======== Dataset extract ========

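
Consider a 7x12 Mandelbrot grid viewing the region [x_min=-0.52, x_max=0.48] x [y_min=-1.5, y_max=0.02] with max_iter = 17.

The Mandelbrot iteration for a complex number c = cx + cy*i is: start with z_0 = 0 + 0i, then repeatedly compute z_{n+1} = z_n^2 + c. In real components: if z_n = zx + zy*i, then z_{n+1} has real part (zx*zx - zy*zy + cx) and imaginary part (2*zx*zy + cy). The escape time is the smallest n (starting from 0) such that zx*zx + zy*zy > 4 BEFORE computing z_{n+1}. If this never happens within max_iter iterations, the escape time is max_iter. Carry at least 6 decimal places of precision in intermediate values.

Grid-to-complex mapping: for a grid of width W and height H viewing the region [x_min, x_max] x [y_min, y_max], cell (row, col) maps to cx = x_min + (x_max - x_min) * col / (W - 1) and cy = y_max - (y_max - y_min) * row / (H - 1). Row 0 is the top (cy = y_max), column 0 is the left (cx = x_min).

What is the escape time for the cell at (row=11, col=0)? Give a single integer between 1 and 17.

Answer: 2

Derivation:
z_0 = 0 + 0i, c = -0.5200 + -1.5000i
Iter 1: z = -0.5200 + -1.5000i, |z|^2 = 2.5204
Iter 2: z = -2.4996 + 0.0600i, |z|^2 = 6.2516
Escaped at iteration 2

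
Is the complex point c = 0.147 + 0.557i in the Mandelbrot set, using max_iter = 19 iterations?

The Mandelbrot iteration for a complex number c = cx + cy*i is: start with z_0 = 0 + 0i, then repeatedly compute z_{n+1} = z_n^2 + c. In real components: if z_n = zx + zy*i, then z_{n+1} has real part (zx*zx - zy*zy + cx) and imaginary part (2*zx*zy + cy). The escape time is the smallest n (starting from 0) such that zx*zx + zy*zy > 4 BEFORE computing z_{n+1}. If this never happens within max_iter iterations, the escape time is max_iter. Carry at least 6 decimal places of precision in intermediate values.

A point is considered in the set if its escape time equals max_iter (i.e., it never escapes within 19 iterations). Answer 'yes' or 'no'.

Answer: yes

Derivation:
z_0 = 0 + 0i, c = 0.1470 + 0.5570i
Iter 1: z = 0.1470 + 0.5570i, |z|^2 = 0.3319
Iter 2: z = -0.1416 + 0.7208i, |z|^2 = 0.5396
Iter 3: z = -0.3524 + 0.3528i, |z|^2 = 0.2487
Iter 4: z = 0.1467 + 0.3083i, |z|^2 = 0.1166
Iter 5: z = 0.0735 + 0.6475i, |z|^2 = 0.4246
Iter 6: z = -0.2668 + 0.6521i, |z|^2 = 0.4965
Iter 7: z = -0.2071 + 0.2090i, |z|^2 = 0.0866
Iter 8: z = 0.1462 + 0.4704i, |z|^2 = 0.2427
Iter 9: z = -0.0529 + 0.6946i, |z|^2 = 0.4852
Iter 10: z = -0.3326 + 0.4835i, |z|^2 = 0.3444
Iter 11: z = 0.0239 + 0.2354i, |z|^2 = 0.0560
Iter 12: z = 0.0922 + 0.5682i, |z|^2 = 0.3314
Iter 13: z = -0.1674 + 0.6618i, |z|^2 = 0.4659
Iter 14: z = -0.2629 + 0.3354i, |z|^2 = 0.1816
Iter 15: z = 0.1036 + 0.3806i, |z|^2 = 0.1556
Iter 16: z = 0.0128 + 0.6359i, |z|^2 = 0.4045
Iter 17: z = -0.2572 + 0.5733i, |z|^2 = 0.3948
Iter 18: z = -0.1156 + 0.2621i, |z|^2 = 0.0821
Did not escape in 19 iterations → in set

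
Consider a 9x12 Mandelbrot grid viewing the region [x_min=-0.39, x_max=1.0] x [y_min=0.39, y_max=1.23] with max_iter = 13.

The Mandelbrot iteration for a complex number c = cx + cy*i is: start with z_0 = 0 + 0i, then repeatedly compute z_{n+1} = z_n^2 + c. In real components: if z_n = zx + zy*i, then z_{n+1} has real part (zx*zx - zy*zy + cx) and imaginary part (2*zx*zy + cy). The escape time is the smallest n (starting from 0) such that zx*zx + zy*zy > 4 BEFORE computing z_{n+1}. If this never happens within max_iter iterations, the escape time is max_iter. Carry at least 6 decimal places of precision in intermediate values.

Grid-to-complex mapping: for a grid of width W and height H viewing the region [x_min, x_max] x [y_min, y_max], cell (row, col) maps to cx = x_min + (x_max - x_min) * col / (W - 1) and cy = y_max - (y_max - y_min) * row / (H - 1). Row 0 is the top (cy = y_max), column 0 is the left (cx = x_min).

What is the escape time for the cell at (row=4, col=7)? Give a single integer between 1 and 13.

Answer: 2

Derivation:
z_0 = 0 + 0i, c = 0.8263 + 0.9245i
Iter 1: z = 0.8263 + 0.9245i, |z|^2 = 1.5375
Iter 2: z = 0.6542 + 2.4524i, |z|^2 = 6.4420
Escaped at iteration 2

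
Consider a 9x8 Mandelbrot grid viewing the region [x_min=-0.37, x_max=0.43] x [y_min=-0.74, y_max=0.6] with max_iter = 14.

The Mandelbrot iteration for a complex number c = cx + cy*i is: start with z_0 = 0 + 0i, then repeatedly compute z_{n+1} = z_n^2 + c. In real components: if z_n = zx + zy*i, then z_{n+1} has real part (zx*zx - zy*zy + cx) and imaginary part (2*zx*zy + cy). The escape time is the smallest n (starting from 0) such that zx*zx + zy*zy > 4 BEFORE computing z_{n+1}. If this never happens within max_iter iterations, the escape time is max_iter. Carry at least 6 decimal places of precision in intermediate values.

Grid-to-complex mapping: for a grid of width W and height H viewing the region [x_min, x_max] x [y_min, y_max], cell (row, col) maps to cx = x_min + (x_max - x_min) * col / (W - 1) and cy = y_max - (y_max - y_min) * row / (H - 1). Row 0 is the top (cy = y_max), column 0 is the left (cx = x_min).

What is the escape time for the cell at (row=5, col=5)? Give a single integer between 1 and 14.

z_0 = 0 + 0i, c = 0.1300 + -0.3571i
Iter 1: z = 0.1300 + -0.3571i, |z|^2 = 0.1445
Iter 2: z = 0.0193 + -0.4500i, |z|^2 = 0.2029
Iter 3: z = -0.0721 + -0.3746i, |z|^2 = 0.1455
Iter 4: z = -0.0051 + -0.3031i, |z|^2 = 0.0919
Iter 5: z = 0.0381 + -0.3541i, |z|^2 = 0.1268
Iter 6: z = 0.0061 + -0.3842i, |z|^2 = 0.1476
Iter 7: z = -0.0175 + -0.3618i, |z|^2 = 0.1312
Iter 8: z = -0.0006 + -0.3445i, |z|^2 = 0.1186
Iter 9: z = 0.0114 + -0.3567i, |z|^2 = 0.1274
Iter 10: z = 0.0029 + -0.3652i, |z|^2 = 0.1334
Iter 11: z = -0.0034 + -0.3592i, |z|^2 = 0.1291
Iter 12: z = 0.0010 + -0.3547i, |z|^2 = 0.1258
Iter 13: z = 0.0042 + -0.3578i, |z|^2 = 0.1281

Answer: 14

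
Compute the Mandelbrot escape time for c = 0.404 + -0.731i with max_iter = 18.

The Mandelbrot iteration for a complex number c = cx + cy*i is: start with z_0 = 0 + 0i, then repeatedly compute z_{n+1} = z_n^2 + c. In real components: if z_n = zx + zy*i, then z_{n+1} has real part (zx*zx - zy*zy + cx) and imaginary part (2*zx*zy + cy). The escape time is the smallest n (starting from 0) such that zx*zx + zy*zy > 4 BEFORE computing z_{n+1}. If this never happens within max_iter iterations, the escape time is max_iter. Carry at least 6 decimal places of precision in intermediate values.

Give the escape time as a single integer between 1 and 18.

z_0 = 0 + 0i, c = 0.4040 + -0.7310i
Iter 1: z = 0.4040 + -0.7310i, |z|^2 = 0.6976
Iter 2: z = 0.0329 + -1.3216i, |z|^2 = 1.7478
Iter 3: z = -1.3417 + -0.8178i, |z|^2 = 2.4690
Iter 4: z = 1.5352 + 1.4636i, |z|^2 = 4.4989
Escaped at iteration 4

Answer: 4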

========

* Your instructions *
Your reply is to repeat, unchanged, the lines above running from the one with "What is the escape time for the cell at (row=4, col=7)?" up to and including the one with "Consider a 9x8".

* Exercise result *
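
What is the escape time for the cell at (row=4, col=7)? Give a single integer between 1 and 13.

Answer: 2

Derivation:
z_0 = 0 + 0i, c = 0.8263 + 0.9245i
Iter 1: z = 0.8263 + 0.9245i, |z|^2 = 1.5375
Iter 2: z = 0.6542 + 2.4524i, |z|^2 = 6.4420
Escaped at iteration 2

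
Consider a 9x8 Mandelbrot grid viewing the region [x_min=-0.37, x_max=0.43] x [y_min=-0.74, y_max=0.6] with max_iter = 14.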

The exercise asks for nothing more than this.